» **What is required**:
Would you output the entries below only from the line containing "In this all-pay" through the line containing "Alder $67,400,000; Brio", exactly as they stand and with both ends included?

» **Supplied information**:
──────────
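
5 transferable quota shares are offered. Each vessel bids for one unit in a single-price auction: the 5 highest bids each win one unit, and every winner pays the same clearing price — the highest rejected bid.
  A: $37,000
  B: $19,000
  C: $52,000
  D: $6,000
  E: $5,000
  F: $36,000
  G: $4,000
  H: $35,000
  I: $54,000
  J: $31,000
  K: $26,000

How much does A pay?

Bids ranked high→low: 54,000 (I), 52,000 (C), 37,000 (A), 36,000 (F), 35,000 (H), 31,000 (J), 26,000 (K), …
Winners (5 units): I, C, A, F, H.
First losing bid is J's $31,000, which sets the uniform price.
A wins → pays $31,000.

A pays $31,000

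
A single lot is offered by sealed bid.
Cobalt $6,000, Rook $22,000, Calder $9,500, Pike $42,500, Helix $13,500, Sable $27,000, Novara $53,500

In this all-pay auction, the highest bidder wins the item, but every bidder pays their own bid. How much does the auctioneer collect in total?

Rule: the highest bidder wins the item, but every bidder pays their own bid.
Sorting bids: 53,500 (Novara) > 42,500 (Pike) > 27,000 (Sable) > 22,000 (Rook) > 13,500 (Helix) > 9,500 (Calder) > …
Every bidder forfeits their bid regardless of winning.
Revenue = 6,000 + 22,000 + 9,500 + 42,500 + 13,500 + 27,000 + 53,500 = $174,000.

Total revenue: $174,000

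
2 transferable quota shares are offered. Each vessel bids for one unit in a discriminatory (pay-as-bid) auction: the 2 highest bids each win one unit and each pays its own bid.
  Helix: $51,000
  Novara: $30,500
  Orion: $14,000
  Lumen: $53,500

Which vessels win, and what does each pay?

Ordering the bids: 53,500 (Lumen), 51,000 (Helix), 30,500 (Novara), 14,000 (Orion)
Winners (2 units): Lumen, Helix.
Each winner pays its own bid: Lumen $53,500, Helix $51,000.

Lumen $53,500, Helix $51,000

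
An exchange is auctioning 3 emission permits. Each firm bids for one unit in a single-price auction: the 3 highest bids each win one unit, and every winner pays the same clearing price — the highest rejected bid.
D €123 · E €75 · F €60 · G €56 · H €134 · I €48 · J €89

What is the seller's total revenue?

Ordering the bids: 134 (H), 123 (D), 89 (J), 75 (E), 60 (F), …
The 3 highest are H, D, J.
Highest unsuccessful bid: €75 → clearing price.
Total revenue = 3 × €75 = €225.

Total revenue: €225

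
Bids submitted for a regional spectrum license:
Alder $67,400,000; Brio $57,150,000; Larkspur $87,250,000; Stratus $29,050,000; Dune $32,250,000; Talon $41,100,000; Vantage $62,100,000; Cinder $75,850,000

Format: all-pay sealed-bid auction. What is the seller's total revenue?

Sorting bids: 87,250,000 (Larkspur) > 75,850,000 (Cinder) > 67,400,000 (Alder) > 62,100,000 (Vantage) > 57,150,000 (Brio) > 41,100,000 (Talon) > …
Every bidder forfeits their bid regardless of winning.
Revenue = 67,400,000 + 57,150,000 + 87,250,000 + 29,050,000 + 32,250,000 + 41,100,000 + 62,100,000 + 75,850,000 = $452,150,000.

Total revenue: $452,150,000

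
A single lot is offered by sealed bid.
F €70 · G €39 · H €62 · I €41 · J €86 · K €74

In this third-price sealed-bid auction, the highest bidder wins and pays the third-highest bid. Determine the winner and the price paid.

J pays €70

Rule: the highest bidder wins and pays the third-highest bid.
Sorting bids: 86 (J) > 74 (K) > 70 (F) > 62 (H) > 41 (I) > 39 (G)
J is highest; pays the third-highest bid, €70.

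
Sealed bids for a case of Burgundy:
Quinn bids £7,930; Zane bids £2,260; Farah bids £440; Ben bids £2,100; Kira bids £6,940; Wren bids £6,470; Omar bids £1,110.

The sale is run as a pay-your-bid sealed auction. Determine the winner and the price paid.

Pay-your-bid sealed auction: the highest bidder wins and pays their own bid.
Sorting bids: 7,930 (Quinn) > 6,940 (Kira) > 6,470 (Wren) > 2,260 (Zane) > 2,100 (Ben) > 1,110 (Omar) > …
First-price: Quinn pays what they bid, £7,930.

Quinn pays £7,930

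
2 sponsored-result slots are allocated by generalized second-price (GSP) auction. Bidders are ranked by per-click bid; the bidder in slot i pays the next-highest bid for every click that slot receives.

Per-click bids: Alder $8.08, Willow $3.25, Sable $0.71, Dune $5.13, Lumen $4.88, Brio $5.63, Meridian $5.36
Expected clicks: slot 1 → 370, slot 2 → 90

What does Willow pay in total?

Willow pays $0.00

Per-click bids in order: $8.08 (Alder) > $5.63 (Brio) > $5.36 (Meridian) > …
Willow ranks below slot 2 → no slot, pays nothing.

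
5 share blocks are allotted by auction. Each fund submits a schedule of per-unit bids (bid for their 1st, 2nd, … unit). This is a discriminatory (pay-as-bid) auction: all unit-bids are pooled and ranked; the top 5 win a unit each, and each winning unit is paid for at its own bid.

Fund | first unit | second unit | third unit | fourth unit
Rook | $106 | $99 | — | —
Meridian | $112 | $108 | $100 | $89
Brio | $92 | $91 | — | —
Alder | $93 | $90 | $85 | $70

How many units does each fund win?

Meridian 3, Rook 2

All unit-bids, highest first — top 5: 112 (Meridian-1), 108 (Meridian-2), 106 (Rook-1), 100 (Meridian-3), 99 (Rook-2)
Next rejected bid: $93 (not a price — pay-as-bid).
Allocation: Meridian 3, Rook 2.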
──────────
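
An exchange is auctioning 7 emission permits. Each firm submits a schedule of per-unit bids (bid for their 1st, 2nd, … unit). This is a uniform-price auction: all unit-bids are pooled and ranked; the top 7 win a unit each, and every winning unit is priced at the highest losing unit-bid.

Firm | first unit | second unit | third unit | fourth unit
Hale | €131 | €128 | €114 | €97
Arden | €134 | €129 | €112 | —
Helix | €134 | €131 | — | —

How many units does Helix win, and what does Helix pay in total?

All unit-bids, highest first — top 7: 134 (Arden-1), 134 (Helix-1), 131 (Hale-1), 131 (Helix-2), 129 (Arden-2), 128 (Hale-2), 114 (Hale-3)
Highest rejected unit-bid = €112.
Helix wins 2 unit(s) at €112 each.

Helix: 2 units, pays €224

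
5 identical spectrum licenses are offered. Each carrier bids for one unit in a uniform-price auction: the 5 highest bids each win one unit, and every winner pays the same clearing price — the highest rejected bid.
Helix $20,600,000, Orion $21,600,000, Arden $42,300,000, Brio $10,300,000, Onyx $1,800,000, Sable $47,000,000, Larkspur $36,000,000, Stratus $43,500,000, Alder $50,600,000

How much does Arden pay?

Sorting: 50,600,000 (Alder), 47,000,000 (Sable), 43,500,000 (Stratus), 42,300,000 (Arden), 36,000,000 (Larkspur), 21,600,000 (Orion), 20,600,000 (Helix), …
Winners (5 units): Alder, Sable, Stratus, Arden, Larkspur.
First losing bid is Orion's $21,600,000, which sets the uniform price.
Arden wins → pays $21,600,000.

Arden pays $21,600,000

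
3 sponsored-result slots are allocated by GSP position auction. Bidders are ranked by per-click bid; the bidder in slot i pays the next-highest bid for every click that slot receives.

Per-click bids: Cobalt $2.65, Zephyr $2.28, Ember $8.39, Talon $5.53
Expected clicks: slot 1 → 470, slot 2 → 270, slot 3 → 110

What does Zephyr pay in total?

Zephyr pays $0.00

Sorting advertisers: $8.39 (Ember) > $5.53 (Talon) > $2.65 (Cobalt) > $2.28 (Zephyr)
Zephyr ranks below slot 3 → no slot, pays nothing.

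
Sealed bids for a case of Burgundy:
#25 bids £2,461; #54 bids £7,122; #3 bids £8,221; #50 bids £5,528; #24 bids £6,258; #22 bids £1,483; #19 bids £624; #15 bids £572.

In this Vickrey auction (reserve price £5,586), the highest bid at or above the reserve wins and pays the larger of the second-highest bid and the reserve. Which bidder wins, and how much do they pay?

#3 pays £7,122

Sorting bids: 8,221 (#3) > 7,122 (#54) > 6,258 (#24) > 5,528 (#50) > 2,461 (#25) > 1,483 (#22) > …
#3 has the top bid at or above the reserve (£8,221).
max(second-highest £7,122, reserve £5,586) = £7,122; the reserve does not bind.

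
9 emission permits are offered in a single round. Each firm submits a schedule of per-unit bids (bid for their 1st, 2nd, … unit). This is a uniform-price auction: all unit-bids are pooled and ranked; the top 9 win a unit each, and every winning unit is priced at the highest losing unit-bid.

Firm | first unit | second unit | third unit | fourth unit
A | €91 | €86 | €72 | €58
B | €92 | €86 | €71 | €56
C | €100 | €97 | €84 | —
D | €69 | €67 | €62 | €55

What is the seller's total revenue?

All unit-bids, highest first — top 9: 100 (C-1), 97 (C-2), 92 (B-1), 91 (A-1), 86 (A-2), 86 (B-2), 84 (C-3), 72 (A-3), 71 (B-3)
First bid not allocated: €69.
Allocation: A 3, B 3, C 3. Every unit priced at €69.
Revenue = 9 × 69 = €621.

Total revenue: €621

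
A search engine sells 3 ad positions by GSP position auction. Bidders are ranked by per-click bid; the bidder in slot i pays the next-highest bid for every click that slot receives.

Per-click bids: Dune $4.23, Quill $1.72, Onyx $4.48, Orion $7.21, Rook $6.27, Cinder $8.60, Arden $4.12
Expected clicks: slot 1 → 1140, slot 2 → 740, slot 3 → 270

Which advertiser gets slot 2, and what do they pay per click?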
──────────
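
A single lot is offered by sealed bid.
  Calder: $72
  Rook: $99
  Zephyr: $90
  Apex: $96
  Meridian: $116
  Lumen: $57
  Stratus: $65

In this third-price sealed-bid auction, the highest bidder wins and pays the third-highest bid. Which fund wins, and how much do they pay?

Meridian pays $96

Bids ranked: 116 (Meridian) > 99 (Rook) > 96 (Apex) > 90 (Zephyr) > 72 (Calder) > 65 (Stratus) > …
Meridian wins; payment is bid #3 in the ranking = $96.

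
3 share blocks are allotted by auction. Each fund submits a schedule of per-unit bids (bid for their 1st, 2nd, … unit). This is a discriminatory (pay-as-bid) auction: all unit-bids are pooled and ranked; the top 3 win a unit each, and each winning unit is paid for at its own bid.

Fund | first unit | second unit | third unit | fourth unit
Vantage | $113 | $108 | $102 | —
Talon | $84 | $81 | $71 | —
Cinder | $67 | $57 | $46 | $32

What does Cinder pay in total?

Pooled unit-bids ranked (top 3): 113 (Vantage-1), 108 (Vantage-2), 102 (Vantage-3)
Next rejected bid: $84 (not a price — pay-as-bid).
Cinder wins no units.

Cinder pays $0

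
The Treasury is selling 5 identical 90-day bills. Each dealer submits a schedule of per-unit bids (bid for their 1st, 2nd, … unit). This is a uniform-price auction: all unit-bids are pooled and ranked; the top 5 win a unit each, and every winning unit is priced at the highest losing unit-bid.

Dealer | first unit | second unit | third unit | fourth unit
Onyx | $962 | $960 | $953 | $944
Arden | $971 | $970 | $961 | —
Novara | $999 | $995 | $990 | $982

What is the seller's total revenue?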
──────────
» **The completed task**:
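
In this all-pay auction, the highest bidder wins the item, but every bidder pays their own bid. How much does the auctioneer collect in total?

Rule: the highest bidder wins the item, but every bidder pays their own bid.
Sorting bids: 53,500 (Novara) > 42,500 (Pike) > 27,000 (Sable) > 22,000 (Rook) > 13,500 (Helix) > 9,500 (Calder) > …
Every bidder forfeits their bid regardless of winning.
Revenue = 6,000 + 22,000 + 9,500 + 42,500 + 13,500 + 27,000 + 53,500 = $174,000.

Total revenue: $174,000

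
2 transferable quota shares are offered. Each vessel bids for one unit in a discriminatory (pay-as-bid) auction: the 2 highest bids each win one unit and each pays its own bid.
  Helix: $51,000
  Novara: $30,500
  Orion: $14,000
  Lumen: $53,500

Which vessels win, and what does each pay?

Ordering the bids: 53,500 (Lumen), 51,000 (Helix), 30,500 (Novara), 14,000 (Orion)
Winners (2 units): Lumen, Helix.
Each winner pays its own bid: Lumen $53,500, Helix $51,000.

Lumen $53,500, Helix $51,000

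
An exchange is auctioning 3 emission permits. Each firm bids for one unit in a single-price auction: the 3 highest bids each win one unit, and every winner pays the same clearing price — the highest rejected bid.
D €123 · E €75 · F €60 · G €56 · H €134 · I €48 · J €89

What is the seller's total revenue?

Ordering the bids: 134 (H), 123 (D), 89 (J), 75 (E), 60 (F), …
The 3 highest are H, D, J.
Highest unsuccessful bid: €75 → clearing price.
Total revenue = 3 × €75 = €225.

Total revenue: €225

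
Bids submitted for a regional spectrum license:
Alder $67,400,000; Brio $57,150,000; Larkspur $87,250,000; Stratus $29,050,000; Dune $32,250,000; Talon $41,100,000; Vantage $62,100,000; Cinder $75,850,000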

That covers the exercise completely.